**Task to complete:** In the data below, find every line that has the string "Jones", and copy it.

**Data for analysis:**
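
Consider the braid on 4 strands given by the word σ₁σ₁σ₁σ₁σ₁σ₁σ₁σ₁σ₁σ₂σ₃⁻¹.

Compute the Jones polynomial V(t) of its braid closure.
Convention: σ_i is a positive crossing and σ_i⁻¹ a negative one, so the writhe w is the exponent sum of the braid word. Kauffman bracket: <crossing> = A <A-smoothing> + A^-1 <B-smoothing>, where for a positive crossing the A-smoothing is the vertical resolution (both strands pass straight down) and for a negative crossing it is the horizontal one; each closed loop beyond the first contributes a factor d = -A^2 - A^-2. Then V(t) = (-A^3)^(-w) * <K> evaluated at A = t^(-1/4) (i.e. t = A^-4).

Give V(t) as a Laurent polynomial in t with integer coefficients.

The presented braid s1 s1 s1 s1 s1 s1 s1 s1 s1 s2 s3^-1 on 4 strands reduces by inverse Markov moves (closure unchanged at each step):
  Destabilize: the word has the form β·s3^-1 where s3^-1 occurs only as the final letter (β ∈ B_3); drop it and the last strand → 3 strands.
  Destabilize: the word has the form β·s2 where s2 occurs only as the final letter (β ∈ B_2); drop it and the last strand → 2 strands.
Reduced to β = s1 s1 s1 s1 s1 s1 s1 s1 s1 on 2 strands, 9 crossings.
Compute on β:
Braid: s1 s1 s1 s1 s1 s1 s1 s1 s1 on 2 strands, 9 crossings.
Writhe w = (#positive) - (#negative) = 9 - 0 = 9.
Computing the Kauffman bracket via state sum. There are 2^9 = 512 states.
Smooth each crossing (0=||, 1=⌣⌢); contribution A^(Σ sign_k(1-2s_k)) * d^(L-1).
Tabulate the states by total A-exponent and number of loops L (A-exp: L × count):
  A^9: L=2 ×1
  A^7: L=1 ×9
  A^5: L=2 ×36
  A^3: L=3 ×84
  A^1: L=4 ×126
  A^-1: L=5 ×126
  A^-3: L=6 ×84
  A^-5: L=7 ×36
  A^-7: L=8 ×9
  A^-9: L=9 ×1
Each group contributes A^e * Σ count * d^(L-1):
Powers of d = -A^2 - A^-2: d^2 = A^4 + 2 + A^-4; d^3 = -A^6 - 3*A^2 - 3*A^-2 - A^-6; d^4 = A^8 + 4*A^4 + 6 + 4*A^-4 + A^-8; d^5 = -A^10 - 5*A^6 - 10*A^2 - 10*A^-2 - 5*A^-6 - A^-10; d^6 = A^12 + 6*A^8 + 15*A^4 + 20 + 15*A^-4 + 6*A^-8 + A^-12; d^7 = -A^14 - 7*A^10 - 21*A^6 - 35*A^2 - 35*A^-2 - 21*A^-6 - 7*A^-10 - A^-14; d^8 = A^16 + 8*A^12 + 28*A^8 + 56*A^4 + 70 + 56*A^-4 + 28*A^-8 + 8*A^-12 + A^-16.
  A^9 * (d) = -A^11 - A^7
  A^7 * (9) = 9*A^7
  A^5 * (36*d) = -36*A^7 - 36*A^3
  A^3 * (84*d^2) = 84*A^7 + 168*A^3 + 84*A^-1
  A^1 * (126*d^3) = -126*A^7 - 378*A^3 - 378*A^-1 - 126*A^-5
  A^-1 * (126*d^4) = 126*A^7 + 504*A^3 + 756*A^-1 + 504*A^-5 + 126*A^-9
  A^-3 * (84*d^5) = -84*A^7 - 420*A^3 - 840*A^-1 - 840*A^-5 - 420*A^-9 - 84*A^-13
  A^-5 * (36*d^6) = 36*A^7 + 216*A^3 + 540*A^-1 + 720*A^-5 + 540*A^-9 + 216*A^-13 + 36*A^-17
  A^-7 * (9*d^7) = -9*A^7 - 63*A^3 - 189*A^-1 - 315*A^-5 - 315*A^-9 - 189*A^-13 - 63*A^-17 - 9*A^-21
  A^-9 * (d^8) = A^7 + 8*A^3 + 28*A^-1 + 56*A^-5 + 70*A^-9 + 56*A^-13 + 28*A^-17 + 8*A^-21 + A^-25
Summing the groups: <K> = -A^11 - A^3 + A^-1 - A^-5 + A^-9 - A^-13 + A^-17 - A^-21 + A^-25
Normalise by the writhe: (-A^3)^(-w) = (-A^3)^(-9) = -A^-27, so f(A) = -A^-27 * <K> = A^-16 + A^-24 - A^-28 + A^-32 - A^-36 + A^-40 - A^-44 + A^-48 - A^-52.
Substitute A = t^(-1/4), i.e. A^e → t^(-e/4): V(t) = -t^13 + t^12 - t^11 + t^10 - t^9 + t^8 - t^7 + t^6 + t^4

Answer: -t^13 + t^12 - t^11 + t^10 - t^9 + t^8 - t^7 + t^6 + t^4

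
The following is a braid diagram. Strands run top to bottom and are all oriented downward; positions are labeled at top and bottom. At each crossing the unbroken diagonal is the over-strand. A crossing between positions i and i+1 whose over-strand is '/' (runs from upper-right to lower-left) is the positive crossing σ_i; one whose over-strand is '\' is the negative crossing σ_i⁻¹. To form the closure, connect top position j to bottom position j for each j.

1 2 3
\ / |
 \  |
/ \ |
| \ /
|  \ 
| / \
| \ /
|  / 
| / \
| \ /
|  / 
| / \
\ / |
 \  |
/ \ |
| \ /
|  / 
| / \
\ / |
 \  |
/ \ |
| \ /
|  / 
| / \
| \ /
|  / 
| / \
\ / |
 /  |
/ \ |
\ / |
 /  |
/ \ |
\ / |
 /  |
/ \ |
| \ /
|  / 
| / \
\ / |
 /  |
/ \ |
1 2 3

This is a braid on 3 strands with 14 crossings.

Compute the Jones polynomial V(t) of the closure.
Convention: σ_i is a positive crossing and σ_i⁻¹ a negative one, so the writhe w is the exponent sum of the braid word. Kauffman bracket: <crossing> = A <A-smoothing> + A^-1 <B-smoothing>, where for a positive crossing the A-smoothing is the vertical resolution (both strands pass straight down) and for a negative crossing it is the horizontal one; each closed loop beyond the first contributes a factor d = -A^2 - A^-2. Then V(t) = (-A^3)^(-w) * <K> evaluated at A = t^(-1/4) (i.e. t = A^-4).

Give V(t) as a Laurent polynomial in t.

Reading the diagram top to bottom ('/'-over between positions i,i+1 = s_i, '\'-over = s_i^-1): braid word = s1^-1 s2^-1 s2 s2 s1^-1 s2 s1^-1 s2 s2 s1 s1 s1 s2 s1.
The presented braid s1^-1 s2^-1 s2 s2 s1^-1 s2 s1^-1 s2 s2 s1 s1 s1 s2 s1 on 3 strands reduces by inverse Markov moves (closure unchanged at each step):
  Deconjugate: the word is γ·β·γ⁻¹ with γ = s1^-1 s2^-1 (prefix) and γ⁻¹ = s2 s1 (suffix); strip both.
Reduced to β = s2 s2 s1^-1 s2 s1^-1 s2 s2 s1 s1 s1 on 3 strands, 10 crossings.
Compute on β:
Braid: s2 s2 s1^-1 s2 s1^-1 s2 s2 s1 s1 s1 on 3 strands, 10 crossings.
Writhe w = (#positive) - (#negative) = 8 - 2 = 6.
State-sum expansion of <K>. There are 2^10 = 1024 states.
Smooth each crossing (0=||, 1=⌣⌢); contribution A^(Σ sign_k(1-2s_k)) * d^(L-1).
Tabulate the states by total A-exponent and number of loops L (A-exp: L × count):
  A^10: L=3 ×1
  A^8: L=2 ×7, L=4 ×3
  A^6: L=1 ×14, L=3 ×28, L=5 ×3
  A^4: L=2 ×88, L=4 ×31, L=6 ×1
  A^2: L=1 ×63, L=3 ×133, L=5 ×14
  A^0: L=2 ×159, L=4 ×91, L=6 ×2
  A^-2: L=3 ×180, L=5 ×30
  A^-4: L=4 ×116, L=6 ×4
  A^-6: L=5 ×45
  A^-8: L=6 ×10
  A^-10: L=7 ×1
Each group contributes A^e * Σ count * d^(L-1):
Powers of d = -A^2 - A^-2: d^2 = A^4 + 2 + A^-4; d^3 = -A^6 - 3*A^2 - 3*A^-2 - A^-6; d^4 = A^8 + 4*A^4 + 6 + 4*A^-4 + A^-8; d^5 = -A^10 - 5*A^6 - 10*A^2 - 10*A^-2 - 5*A^-6 - A^-10; d^6 = A^12 + 6*A^8 + 15*A^4 + 20 + 15*A^-4 + 6*A^-8 + A^-12.
  A^10 * (d^2) = A^14 + 2*A^10 + A^6
  A^8 * (7*d + 3*d^3) = -3*A^14 - 16*A^10 - 16*A^6 - 3*A^2
  A^6 * (14 + 28*d^2 + 3*d^4) = 3*A^14 + 40*A^10 + 88*A^6 + 40*A^2 + 3*A^-2
  A^4 * (88*d + 31*d^3 + d^5) = -A^14 - 36*A^10 - 191*A^6 - 191*A^2 - 36*A^-2 - A^-6
  A^2 * (63 + 133*d^2 + 14*d^4) = 14*A^10 + 189*A^6 + 413*A^2 + 189*A^-2 + 14*A^-6
  A^0 * (159*d + 91*d^3 + 2*d^5) = -2*A^10 - 101*A^6 - 452*A^2 - 452*A^-2 - 101*A^-6 - 2*A^-10
  A^-2 * (180*d^2 + 30*d^4) = 30*A^6 + 300*A^2 + 540*A^-2 + 300*A^-6 + 30*A^-10
  A^-4 * (116*d^3 + 4*d^5) = -4*A^6 - 136*A^2 - 388*A^-2 - 388*A^-6 - 136*A^-10 - 4*A^-14
  A^-6 * (45*d^4) = 45*A^2 + 180*A^-2 + 270*A^-6 + 180*A^-10 + 45*A^-14
  A^-8 * (10*d^5) = -10*A^2 - 50*A^-2 - 100*A^-6 - 100*A^-10 - 50*A^-14 - 10*A^-18
  A^-10 * (d^6) = A^2 + 6*A^-2 + 15*A^-6 + 20*A^-10 + 15*A^-14 + 6*A^-18 + A^-22
Summing the groups: <K> = 2*A^10 - 4*A^6 + 7*A^2 - 8*A^-2 + 9*A^-6 - 8*A^-10 + 6*A^-14 - 4*A^-18 + A^-22
Normalise by the writhe: (-A^3)^(-w) = (-A^3)^(-6) = A^-18, so f(A) = A^-18 * <K> = 2*A^-8 - 4*A^-12 + 7*A^-16 - 8*A^-20 + 9*A^-24 - 8*A^-28 + 6*A^-32 - 4*A^-36 + A^-40.
Substitute A = t^(-1/4), i.e. A^e → t^(-e/4): V(t) = t^10 - 4*t^9 + 6*t^8 - 8*t^7 + 9*t^6 - 8*t^5 + 7*t^4 - 4*t^3 + 2*t^2

Answer: t^10 - 4*t^9 + 6*t^8 - 8*t^7 + 9*t^6 - 8*t^5 + 7*t^4 - 4*t^3 + 2*t^2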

**Answer to the exercise:**
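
Compute the Jones polynomial V(t) of its braid closure.
Compute the Jones polynomial V(t) of the closure.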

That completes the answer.